Locate the line containing "Consider a Hohmann transfer about Earth", then please write out that line and all the lines below it in the entries exactly.

==*==

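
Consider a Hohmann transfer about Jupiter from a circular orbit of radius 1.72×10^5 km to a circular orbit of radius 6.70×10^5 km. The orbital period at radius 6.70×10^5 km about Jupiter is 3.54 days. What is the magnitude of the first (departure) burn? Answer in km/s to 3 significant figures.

Δv₁ = 7.10 km/s

From Kepler's third law T² = 4π²r³/μ at r = 6.70×10^5 km, T = 3.54 days = 3.54 × 86400 s = 3.05856×10^5 s: μ = 4π²r³/T² = 1.26926×10^8 km³/s².
The Hohmann ellipse has a_t = (r₁ + r₂)/2 = 4.210×10^5 km.
On the circular orbit at r = 1.720×10^5 km, v_c = √(μ/r) = 27.165 km/s.
Vis-viva on the transfer ellipse at r = 1.720×10^5 km gives v_t = √[μ(2/r − 1/a_t)] = 34.269 km/s.
Δv₁ = |v_t − v_c| = |34.269 − 27.165| = 7.104 km/s.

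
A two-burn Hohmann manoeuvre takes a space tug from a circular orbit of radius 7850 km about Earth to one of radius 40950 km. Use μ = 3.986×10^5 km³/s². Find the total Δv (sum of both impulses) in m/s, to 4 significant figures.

Transfer-ellipse semi-major axis a_t = (r₁ + r₂)/2 = (7850 + 40950)/2 = 24400 km.
Circular speed at r₁: v₁ = √(μ/r₁) = √(3.986×10^5/7850) = 7.1258 km/s.
Transfer-orbit speed at r₁ (v² = μ(2/r − 1/a)): v_p = √[μ(2/r₁ − 1/a_t)] = 9.2314 km/s.
First burn Δv₁ = |v_p − v₁| = 2.106 km/s.
Circular speed at r₂: v₂ = √(μ/r₂) = 3.120 km/s.
Transfer-orbit speed at r₂: v_a = √[μ(2/r₂ − 1/a_t)] = 1.770 km/s.
Second burn Δv₂ = |v₂ − v_a| = 1.350 km/s.
Total Δv = Δv₁ + Δv₂ = 3.456 km/s.

Δv = 3456 m/s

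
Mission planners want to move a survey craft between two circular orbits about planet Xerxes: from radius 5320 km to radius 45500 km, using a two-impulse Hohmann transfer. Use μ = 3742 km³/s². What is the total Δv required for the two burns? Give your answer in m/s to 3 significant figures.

Δv = 439 m/s

Transfer-ellipse semi-major axis a_t = (r₁ + r₂)/2 = (5320 + 45500)/2 = 25410 km.
At r₁ the circular-orbit speed is v₁ = √(μ/r₁) = 0.83868 km/s.
On the transfer ellipse at r₁, vis-viva equation gives v_p = √[μ(2/r₁ − 1/a_t)] = 1.1223 km/s.
First burn Δv₁ = |v_p − v₁| = 0.2836 km/s.
Circular speed at r₂: v₂ = √(μ/r₂) = 0.2868 km/s.
Transfer-orbit speed at r₂: v_a = √[μ(2/r₂ − 1/a_t)] = 0.1312 km/s.
Second burn Δv₂ = |v₂ − v_a| = 0.1556 km/s.
Total Δv = Δv₁ + Δv₂ = 0.4392 km/s.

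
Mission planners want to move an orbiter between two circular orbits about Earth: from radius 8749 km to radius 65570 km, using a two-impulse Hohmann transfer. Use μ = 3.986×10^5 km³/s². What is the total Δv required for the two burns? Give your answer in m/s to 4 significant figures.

Transfer-ellipse semi-major axis a_t = (r₁ + r₂)/2 = (8749 + 65570)/2 = 37159.5 km.
Circular speed at r₁: v₁ = √(μ/r₁) = √(3.986×10^5/8749) = 6.7498 km/s.
Transfer-orbit speed at r₁ (v² = μ(2/r − 1/a)): v_p = √[μ(2/r₁ − 1/a_t)] = 8.9662 km/s.
First burn Δv₁ = |v_p − v₁| = 2.2164 km/s.
Circular speed at r₂: v₂ = √(μ/r₂) = 2.4656 km/s.
Transfer-orbit speed at r₂: v_a = √[μ(2/r₂ − 1/a_t)] = 1.1964 km/s.
Second burn Δv₂ = |v₂ − v_a| = 1.2692 km/s.
Total Δv = Δv₁ + Δv₂ = 3.486 km/s.

Δv = 3486 m/s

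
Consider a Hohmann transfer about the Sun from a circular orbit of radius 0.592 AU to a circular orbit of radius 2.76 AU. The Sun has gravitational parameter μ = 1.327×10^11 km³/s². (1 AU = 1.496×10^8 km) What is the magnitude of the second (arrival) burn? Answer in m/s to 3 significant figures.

Δv₂ = 7270 m/s

In km: r₁ = 0.592 × 1.496×10^8 = 8.85632×10^7 km; r₂ = 2.76 × 1.496×10^8 = 4.12896×10^8 km.
The Hohmann ellipse has a_t = (r₁ + r₂)/2 = 2.507296×10^8 km.
Circular speed at r = 4.12896×10^8 km: v_c = √(μ/r) = 17.9273 km/s.
Transfer-orbit speed at the same r (vis-viva, a = a_t): v_t = √[μ(2/r − 1/a_t)] = 10.6546 km/s.
Δv₂ = |v_t − v_c| = |10.6546 − 17.9273| = 7.273 km/s.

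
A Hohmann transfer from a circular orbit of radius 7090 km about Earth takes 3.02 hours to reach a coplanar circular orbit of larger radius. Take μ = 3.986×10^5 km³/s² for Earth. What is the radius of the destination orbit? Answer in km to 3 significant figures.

r₂ = 26600 km

Transfer time t = 3.02 hours = 10872 s, and t = π√(a_t³/μ).
So a_t = (μ t²/π²)^(1/3) = (3.986×10^5 × (10872)² / π²)^(1/3) = 16838 km.
Since a_t = (r₁ + r₂)/2, r₂ = 2a_t − r₁ = 2×16838 − 7090 = 26586 km.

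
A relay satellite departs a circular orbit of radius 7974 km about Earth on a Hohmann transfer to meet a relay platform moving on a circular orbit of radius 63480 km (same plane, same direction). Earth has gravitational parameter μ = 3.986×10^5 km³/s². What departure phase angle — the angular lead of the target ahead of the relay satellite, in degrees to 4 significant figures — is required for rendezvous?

φ = 104.0°

Semi-major axis of the transfer orbit: a_t = (7974 + 63480)/2 = 35727 km.
Transfer time t = π√(a_t³/μ) = 33603 s.
Target angular speed ω₂ = √(μ/r₂³) = 3.9474×10^-5 rad/s.
Angle swept by the target during transfer: ω₂·t = 1.3264 rad = 76.00°.
Arrival is 180° from departure on the ellipse, so φ = 180° − 76.00° = 104.0°.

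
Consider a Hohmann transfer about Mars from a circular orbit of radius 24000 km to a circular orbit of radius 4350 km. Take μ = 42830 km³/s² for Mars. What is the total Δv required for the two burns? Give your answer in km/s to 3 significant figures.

Δv = 1.54 km/s

Semi-major axis of the transfer orbit: a_t = (24000 + 4350)/2 = 14175 km.
Circular speed at r₁: v₁ = √(μ/r₁) = √(42830/24000) = 1.33588 km/s.
On the transfer ellipse at r₁, vis-viva gives v_a = √[μ(2/r₁ − 1/a_t)] = 0.740034 km/s.
First burn Δv₁ = |v_a − v₁| = 0.5958 km/s.
At r₂, v₂ = √(μ/r₂) = 3.1378 km/s.
Transfer-orbit speed at r₂: v_p = √[μ(2/r₂ − 1/a_t)] = 4.0829 km/s.
Second burn Δv₂ = |v₂ − v_p| = 0.9451 km/s.
Total Δv = Δv₁ + Δv₂ = 1.541 km/s.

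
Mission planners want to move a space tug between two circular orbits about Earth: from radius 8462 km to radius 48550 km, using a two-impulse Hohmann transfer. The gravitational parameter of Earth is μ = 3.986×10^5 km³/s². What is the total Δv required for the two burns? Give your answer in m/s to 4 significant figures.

Δv = 3398 m/s

Semi-major axis of the transfer orbit: a_t = (8462 + 48550)/2 = 28506 km.
At r₁ the circular-orbit speed is v₁ = √(μ/r₁) = 6.863 km/s.
Transfer-orbit speed at r₁ (v² = μ(2/r − 1/a)): v_p = √[μ(2/r₁ − 1/a_t)] = 8.957 km/s.
First burn Δv₁ = |v_p − v₁| = 2.094 km/s.
Circular speed at r₂: v₂ = √(μ/r₂) = 2.865 km/s.
Transfer-orbit speed at r₂: v_a = √[μ(2/r₂ − 1/a_t)] = 1.561 km/s.
Second burn Δv₂ = |v₂ − v_a| = 1.304 km/s.
Total Δv = Δv₁ + Δv₂ = 3.398 km/s.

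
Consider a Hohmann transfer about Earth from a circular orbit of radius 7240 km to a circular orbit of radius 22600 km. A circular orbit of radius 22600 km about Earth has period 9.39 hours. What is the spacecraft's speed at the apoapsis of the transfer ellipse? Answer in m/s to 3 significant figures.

v = 2930 m/s

From Kepler's third law T² = 4π²r³/μ at r = 22600 km, T = 9.39 hours = 9.39 × 3600 s = 33804 s: μ = 4π²r³/T² = 3.98794×10^5 km³/s².
The Hohmann ellipse has a_t = (r₁ + r₂)/2 = 14920 km.
At apoapsis, r = 22600 km.
Vis-viva: v = √[μ(2/r − 1/a_t)] = √[3.98794×10^5 × (2/22600 − 1/14920)] = 2.926 km/s.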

==*==

Expected answer:
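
Consider a Hohmann transfer about Earth from a circular orbit of radius 7240 km to a circular orbit of radius 22600 km. A circular orbit of radius 22600 km about Earth has period 9.39 hours. What is the spacecraft's speed at the apoapsis of the transfer ellipse? Answer in m/s to 3 significant figures.

v = 2930 m/s

From Kepler's third law T² = 4π²r³/μ at r = 22600 km, T = 9.39 hours = 9.39 × 3600 s = 33804 s: μ = 4π²r³/T² = 3.98794×10^5 km³/s².
The Hohmann ellipse has a_t = (r₁ + r₂)/2 = 14920 km.
At apoapsis, r = 22600 km.
Vis-viva: v = √[μ(2/r − 1/a_t)] = √[3.98794×10^5 × (2/22600 − 1/14920)] = 2.926 km/s.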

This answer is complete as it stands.